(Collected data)
══════

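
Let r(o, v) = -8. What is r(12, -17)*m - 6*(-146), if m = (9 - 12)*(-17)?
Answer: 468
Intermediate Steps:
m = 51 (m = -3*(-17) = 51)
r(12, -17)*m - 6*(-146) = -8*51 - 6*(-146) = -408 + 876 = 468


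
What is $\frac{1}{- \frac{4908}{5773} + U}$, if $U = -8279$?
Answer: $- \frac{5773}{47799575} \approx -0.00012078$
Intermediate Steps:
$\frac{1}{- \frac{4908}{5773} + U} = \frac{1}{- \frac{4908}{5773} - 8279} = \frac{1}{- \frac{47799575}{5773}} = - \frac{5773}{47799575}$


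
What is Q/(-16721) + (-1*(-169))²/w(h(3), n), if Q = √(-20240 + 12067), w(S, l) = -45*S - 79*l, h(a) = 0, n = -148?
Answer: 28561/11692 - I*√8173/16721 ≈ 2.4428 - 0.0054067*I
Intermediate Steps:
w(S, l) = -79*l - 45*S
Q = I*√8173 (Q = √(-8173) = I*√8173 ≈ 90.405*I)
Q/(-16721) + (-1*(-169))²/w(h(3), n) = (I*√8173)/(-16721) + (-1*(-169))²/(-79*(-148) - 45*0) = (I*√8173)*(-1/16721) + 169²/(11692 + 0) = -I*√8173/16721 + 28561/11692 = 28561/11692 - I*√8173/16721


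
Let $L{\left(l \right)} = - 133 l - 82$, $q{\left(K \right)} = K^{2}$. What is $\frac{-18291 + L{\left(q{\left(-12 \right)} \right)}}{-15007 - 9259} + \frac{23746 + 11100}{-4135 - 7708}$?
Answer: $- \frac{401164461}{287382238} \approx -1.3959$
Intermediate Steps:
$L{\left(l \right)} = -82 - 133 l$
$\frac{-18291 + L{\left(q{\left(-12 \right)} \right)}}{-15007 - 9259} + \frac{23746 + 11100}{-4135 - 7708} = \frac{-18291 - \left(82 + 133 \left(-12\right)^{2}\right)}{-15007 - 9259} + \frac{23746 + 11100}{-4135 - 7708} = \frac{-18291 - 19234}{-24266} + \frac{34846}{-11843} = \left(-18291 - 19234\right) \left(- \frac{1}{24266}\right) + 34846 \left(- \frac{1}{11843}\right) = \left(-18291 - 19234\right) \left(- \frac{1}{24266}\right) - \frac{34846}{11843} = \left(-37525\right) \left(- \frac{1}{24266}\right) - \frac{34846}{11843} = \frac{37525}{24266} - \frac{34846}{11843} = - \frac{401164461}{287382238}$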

══════

### EXERCISE
I'd like the records returned exactly as they were written, please.

### EXERCISE ANSWER
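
Let r(o, v) = -8. What is r(12, -17)*m - 6*(-146), if m = (9 - 12)*(-17)?
Answer: 468
Intermediate Steps:
m = 51 (m = -3*(-17) = 51)
r(12, -17)*m - 6*(-146) = -8*51 - 6*(-146) = -408 + 876 = 468


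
What is $\frac{1}{- \frac{4908}{5773} + U}$, if $U = -8279$?
Answer: $- \frac{5773}{47799575} \approx -0.00012078$
Intermediate Steps:
$\frac{1}{- \frac{4908}{5773} + U} = \frac{1}{- \frac{4908}{5773} - 8279} = \frac{1}{- \frac{47799575}{5773}} = - \frac{5773}{47799575}$


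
What is Q/(-16721) + (-1*(-169))²/w(h(3), n), if Q = √(-20240 + 12067), w(S, l) = -45*S - 79*l, h(a) = 0, n = -148?
Answer: 28561/11692 - I*√8173/16721 ≈ 2.4428 - 0.0054067*I
Intermediate Steps:
w(S, l) = -79*l - 45*S
Q = I*√8173 (Q = √(-8173) = I*√8173 ≈ 90.405*I)
Q/(-16721) + (-1*(-169))²/w(h(3), n) = (I*√8173)/(-16721) + (-1*(-169))²/(-79*(-148) - 45*0) = (I*√8173)*(-1/16721) + 169²/(11692 + 0) = -I*√8173/16721 + 28561/11692 = 28561/11692 - I*√8173/16721


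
Let $L{\left(l \right)} = - 133 l - 82$, $q{\left(K \right)} = K^{2}$. What is $\frac{-18291 + L{\left(q{\left(-12 \right)} \right)}}{-15007 - 9259} + \frac{23746 + 11100}{-4135 - 7708}$?
Answer: $- \frac{401164461}{287382238} \approx -1.3959$
Intermediate Steps:
$L{\left(l \right)} = -82 - 133 l$
$\frac{-18291 + L{\left(q{\left(-12 \right)} \right)}}{-15007 - 9259} + \frac{23746 + 11100}{-4135 - 7708} = \frac{-18291 - \left(82 + 133 \left(-12\right)^{2}\right)}{-15007 - 9259} + \frac{23746 + 11100}{-4135 - 7708} = \frac{-18291 - 19234}{-24266} + \frac{34846}{-11843} = \left(-18291 - 19234\right) \left(- \frac{1}{24266}\right) + 34846 \left(- \frac{1}{11843}\right) = \left(-18291 - 19234\right) \left(- \frac{1}{24266}\right) - \frac{34846}{11843} = \left(-37525\right) \left(- \frac{1}{24266}\right) - \frac{34846}{11843} = \frac{37525}{24266} - \frac{34846}{11843} = - \frac{401164461}{287382238}$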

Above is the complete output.